:: DATASET ::
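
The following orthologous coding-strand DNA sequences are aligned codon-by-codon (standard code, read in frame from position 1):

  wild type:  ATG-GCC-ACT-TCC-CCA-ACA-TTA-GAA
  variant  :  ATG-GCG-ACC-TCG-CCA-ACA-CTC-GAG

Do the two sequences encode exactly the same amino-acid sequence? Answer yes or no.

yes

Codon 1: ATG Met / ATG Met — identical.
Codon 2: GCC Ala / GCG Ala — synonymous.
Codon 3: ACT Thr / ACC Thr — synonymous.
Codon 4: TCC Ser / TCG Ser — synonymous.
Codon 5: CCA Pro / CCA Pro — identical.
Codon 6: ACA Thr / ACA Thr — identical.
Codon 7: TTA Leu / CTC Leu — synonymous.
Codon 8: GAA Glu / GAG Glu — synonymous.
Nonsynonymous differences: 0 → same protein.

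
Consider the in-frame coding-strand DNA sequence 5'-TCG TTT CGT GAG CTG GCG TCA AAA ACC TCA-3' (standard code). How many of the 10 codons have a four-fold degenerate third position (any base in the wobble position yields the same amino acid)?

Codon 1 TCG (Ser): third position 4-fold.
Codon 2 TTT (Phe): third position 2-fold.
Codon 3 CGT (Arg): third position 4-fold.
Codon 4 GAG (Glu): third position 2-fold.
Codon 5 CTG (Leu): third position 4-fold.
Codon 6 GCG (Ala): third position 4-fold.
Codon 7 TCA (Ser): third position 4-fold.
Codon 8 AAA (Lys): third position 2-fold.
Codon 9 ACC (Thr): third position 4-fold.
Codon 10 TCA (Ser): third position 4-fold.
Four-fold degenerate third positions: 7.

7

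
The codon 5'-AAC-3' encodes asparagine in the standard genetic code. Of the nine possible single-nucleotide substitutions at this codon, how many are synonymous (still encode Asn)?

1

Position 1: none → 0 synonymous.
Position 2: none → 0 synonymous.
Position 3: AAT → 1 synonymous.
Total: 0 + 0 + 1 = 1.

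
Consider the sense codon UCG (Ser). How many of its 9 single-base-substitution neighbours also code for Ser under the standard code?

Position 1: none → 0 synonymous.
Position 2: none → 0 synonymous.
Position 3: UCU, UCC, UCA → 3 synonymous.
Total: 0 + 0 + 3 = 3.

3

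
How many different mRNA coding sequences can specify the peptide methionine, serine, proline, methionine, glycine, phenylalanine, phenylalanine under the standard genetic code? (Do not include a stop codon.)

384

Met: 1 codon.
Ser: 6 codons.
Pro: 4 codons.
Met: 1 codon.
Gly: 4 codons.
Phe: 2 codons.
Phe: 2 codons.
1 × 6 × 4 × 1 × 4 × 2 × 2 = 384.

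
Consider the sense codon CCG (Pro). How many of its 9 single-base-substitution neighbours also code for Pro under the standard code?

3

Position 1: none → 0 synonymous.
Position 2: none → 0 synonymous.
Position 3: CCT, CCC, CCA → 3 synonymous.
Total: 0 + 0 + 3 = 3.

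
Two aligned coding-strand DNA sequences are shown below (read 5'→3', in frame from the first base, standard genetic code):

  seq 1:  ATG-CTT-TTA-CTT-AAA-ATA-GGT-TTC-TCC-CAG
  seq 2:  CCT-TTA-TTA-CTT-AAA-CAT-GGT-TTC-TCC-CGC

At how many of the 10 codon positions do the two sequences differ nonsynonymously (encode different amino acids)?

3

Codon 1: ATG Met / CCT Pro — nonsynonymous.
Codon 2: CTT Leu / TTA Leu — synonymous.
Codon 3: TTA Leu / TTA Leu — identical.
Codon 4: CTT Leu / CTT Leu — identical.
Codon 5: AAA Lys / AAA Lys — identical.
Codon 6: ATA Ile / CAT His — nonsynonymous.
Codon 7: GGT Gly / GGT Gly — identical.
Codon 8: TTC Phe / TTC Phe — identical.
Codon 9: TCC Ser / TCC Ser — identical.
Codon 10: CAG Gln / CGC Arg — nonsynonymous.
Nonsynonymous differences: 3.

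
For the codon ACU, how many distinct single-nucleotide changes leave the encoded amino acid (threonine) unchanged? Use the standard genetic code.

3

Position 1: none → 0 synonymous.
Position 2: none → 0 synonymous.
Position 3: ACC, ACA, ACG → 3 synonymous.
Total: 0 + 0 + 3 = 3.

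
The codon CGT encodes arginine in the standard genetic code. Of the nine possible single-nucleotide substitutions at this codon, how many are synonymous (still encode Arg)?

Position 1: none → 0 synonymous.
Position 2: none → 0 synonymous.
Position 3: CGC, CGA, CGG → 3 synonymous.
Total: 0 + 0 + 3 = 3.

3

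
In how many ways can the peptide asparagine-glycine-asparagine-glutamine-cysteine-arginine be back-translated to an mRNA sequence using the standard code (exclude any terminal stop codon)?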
:::
REQUIRED WORK » The records shown above must be returned in full, exactly as written.

PROBLEM SOLUTION »
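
The following orthologous coding-strand DNA sequences are aligned codon-by-codon (standard code, read in frame from position 1):

  wild type:  ATG-GCC-ACT-TCC-CCA-ACA-TTA-GAA
  variant  :  ATG-GCG-ACC-TCG-CCA-ACA-CTC-GAG

Do the two sequences encode exactly the same amino-acid sequence? Answer yes or no.

yes

Codon 1: ATG Met / ATG Met — identical.
Codon 2: GCC Ala / GCG Ala — synonymous.
Codon 3: ACT Thr / ACC Thr — synonymous.
Codon 4: TCC Ser / TCG Ser — synonymous.
Codon 5: CCA Pro / CCA Pro — identical.
Codon 6: ACA Thr / ACA Thr — identical.
Codon 7: TTA Leu / CTC Leu — synonymous.
Codon 8: GAA Glu / GAG Glu — synonymous.
Nonsynonymous differences: 0 → same protein.

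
Consider the in-frame coding-strand DNA sequence 5'-TCG TTT CGT GAG CTG GCG TCA AAA ACC TCA-3' (standard code). How many of the 10 codons have a four-fold degenerate third position (any base in the wobble position yields the same amino acid)?

Codon 1 TCG (Ser): third position 4-fold.
Codon 2 TTT (Phe): third position 2-fold.
Codon 3 CGT (Arg): third position 4-fold.
Codon 4 GAG (Glu): third position 2-fold.
Codon 5 CTG (Leu): third position 4-fold.
Codon 6 GCG (Ala): third position 4-fold.
Codon 7 TCA (Ser): third position 4-fold.
Codon 8 AAA (Lys): third position 2-fold.
Codon 9 ACC (Thr): third position 4-fold.
Codon 10 TCA (Ser): third position 4-fold.
Four-fold degenerate third positions: 7.

7

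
The codon 5'-AAC-3' encodes asparagine in the standard genetic code. Of the nine possible single-nucleotide substitutions at this codon, how many are synonymous (still encode Asn)?

1

Position 1: none → 0 synonymous.
Position 2: none → 0 synonymous.
Position 3: AAT → 1 synonymous.
Total: 0 + 0 + 1 = 1.

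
Consider the sense codon UCG (Ser). How many of its 9 single-base-substitution neighbours also code for Ser under the standard code?

Position 1: none → 0 synonymous.
Position 2: none → 0 synonymous.
Position 3: UCU, UCC, UCA → 3 synonymous.
Total: 0 + 0 + 3 = 3.

3

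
How many different mRNA coding sequences can specify the peptide methionine, serine, proline, methionine, glycine, phenylalanine, phenylalanine under the standard genetic code? (Do not include a stop codon.)

384

Met: 1 codon.
Ser: 6 codons.
Pro: 4 codons.
Met: 1 codon.
Gly: 4 codons.
Phe: 2 codons.
Phe: 2 codons.
1 × 6 × 4 × 1 × 4 × 2 × 2 = 384.

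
Consider the sense codon CCG (Pro). How many of its 9 single-base-substitution neighbours also code for Pro under the standard code?

3

Position 1: none → 0 synonymous.
Position 2: none → 0 synonymous.
Position 3: CCT, CCC, CCA → 3 synonymous.
Total: 0 + 0 + 3 = 3.

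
Two aligned coding-strand DNA sequences are shown below (read 5'→3', in frame from the first base, standard genetic code):

  seq 1:  ATG-CTT-TTA-CTT-AAA-ATA-GGT-TTC-TCC-CAG
  seq 2:  CCT-TTA-TTA-CTT-AAA-CAT-GGT-TTC-TCC-CGC

At how many of the 10 codon positions do the two sequences differ nonsynonymously (encode different amino acids)?

3

Codon 1: ATG Met / CCT Pro — nonsynonymous.
Codon 2: CTT Leu / TTA Leu — synonymous.
Codon 3: TTA Leu / TTA Leu — identical.
Codon 4: CTT Leu / CTT Leu — identical.
Codon 5: AAA Lys / AAA Lys — identical.
Codon 6: ATA Ile / CAT His — nonsynonymous.
Codon 7: GGT Gly / GGT Gly — identical.
Codon 8: TTC Phe / TTC Phe — identical.
Codon 9: TCC Ser / TCC Ser — identical.
Codon 10: CAG Gln / CGC Arg — nonsynonymous.
Nonsynonymous differences: 3.

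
For the codon ACU, how many distinct single-nucleotide changes leave the encoded amino acid (threonine) unchanged? Use the standard genetic code.

3

Position 1: none → 0 synonymous.
Position 2: none → 0 synonymous.
Position 3: ACC, ACA, ACG → 3 synonymous.
Total: 0 + 0 + 3 = 3.

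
The codon CGT encodes arginine in the standard genetic code. Of the nine possible single-nucleotide substitutions at this codon, how many are synonymous (still encode Arg)?

Position 1: none → 0 synonymous.
Position 2: none → 0 synonymous.
Position 3: CGC, CGA, CGG → 3 synonymous.
Total: 0 + 0 + 3 = 3.

3

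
In how many ways can the peptide asparagine-glycine-asparagine-glutamine-cysteine-arginine be back-translated to an mRNA sequence using the standard code (exclude any terminal stop codon)?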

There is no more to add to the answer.